PROBLEM DETAILS: Your answer should hold all lines of the entries that include the word "pushed".

(Records from a collection)
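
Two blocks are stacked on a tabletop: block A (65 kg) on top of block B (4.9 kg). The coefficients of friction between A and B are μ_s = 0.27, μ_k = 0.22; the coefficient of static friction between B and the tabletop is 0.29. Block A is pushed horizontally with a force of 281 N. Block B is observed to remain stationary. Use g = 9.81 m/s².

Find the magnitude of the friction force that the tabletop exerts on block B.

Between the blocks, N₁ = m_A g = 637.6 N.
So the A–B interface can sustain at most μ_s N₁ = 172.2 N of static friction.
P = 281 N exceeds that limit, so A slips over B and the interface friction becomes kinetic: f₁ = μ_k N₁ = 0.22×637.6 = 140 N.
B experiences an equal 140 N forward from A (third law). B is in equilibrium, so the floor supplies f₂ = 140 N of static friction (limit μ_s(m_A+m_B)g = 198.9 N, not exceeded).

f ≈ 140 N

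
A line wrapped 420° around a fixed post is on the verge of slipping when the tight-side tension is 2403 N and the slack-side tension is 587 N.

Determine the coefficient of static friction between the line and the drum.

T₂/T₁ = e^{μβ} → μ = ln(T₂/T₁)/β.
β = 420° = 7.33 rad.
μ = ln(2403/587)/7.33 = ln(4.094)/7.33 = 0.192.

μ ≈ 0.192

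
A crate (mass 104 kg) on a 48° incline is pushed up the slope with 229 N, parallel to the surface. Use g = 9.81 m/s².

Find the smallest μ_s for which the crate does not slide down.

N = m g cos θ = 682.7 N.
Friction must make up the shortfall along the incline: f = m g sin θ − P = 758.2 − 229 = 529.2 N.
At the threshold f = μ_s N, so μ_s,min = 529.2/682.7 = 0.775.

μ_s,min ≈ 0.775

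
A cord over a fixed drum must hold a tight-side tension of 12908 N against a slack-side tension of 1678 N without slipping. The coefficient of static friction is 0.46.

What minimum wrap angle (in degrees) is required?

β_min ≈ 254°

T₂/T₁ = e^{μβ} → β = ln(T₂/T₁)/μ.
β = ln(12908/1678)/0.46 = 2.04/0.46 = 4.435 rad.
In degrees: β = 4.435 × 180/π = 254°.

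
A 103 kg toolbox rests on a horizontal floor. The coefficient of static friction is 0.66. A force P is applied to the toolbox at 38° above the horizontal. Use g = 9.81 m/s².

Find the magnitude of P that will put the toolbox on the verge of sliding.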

* * *

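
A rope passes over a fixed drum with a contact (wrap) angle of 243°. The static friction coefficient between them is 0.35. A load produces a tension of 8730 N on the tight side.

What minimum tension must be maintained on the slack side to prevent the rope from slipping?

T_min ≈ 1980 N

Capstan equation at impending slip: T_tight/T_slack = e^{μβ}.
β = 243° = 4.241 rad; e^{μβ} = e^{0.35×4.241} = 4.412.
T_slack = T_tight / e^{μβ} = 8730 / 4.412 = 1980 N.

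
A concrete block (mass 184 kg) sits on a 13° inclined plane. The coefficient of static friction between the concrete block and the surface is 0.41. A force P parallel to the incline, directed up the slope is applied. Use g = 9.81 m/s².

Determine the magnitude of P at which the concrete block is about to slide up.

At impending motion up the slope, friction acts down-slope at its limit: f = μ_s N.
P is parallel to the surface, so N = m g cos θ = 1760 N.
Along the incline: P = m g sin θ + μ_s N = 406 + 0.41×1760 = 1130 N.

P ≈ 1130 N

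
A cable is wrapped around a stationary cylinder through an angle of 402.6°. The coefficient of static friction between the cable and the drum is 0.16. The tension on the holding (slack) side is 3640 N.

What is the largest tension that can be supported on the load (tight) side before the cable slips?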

==

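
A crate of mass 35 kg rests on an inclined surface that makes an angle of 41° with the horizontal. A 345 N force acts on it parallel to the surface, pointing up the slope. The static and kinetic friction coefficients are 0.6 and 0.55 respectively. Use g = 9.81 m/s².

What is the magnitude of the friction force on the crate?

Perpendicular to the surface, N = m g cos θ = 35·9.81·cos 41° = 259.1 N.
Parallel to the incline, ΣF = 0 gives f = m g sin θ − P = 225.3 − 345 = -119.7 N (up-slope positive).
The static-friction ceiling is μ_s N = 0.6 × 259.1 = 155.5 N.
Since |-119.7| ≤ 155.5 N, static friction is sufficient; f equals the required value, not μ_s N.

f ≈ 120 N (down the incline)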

RESULT:
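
Two blocks are stacked on a tabletop: block A (65 kg) on top of block B (4.9 kg). The coefficients of friction between A and B are μ_s = 0.27, μ_k = 0.22; the coefficient of static friction between B and the tabletop is 0.29. Block A is pushed horizontally with a force of 281 N. Block B is observed to remain stationary. Use g = 9.81 m/s².
A crate (mass 104 kg) on a 48° incline is pushed up the slope with 229 N, parallel to the surface. Use g = 9.81 m/s².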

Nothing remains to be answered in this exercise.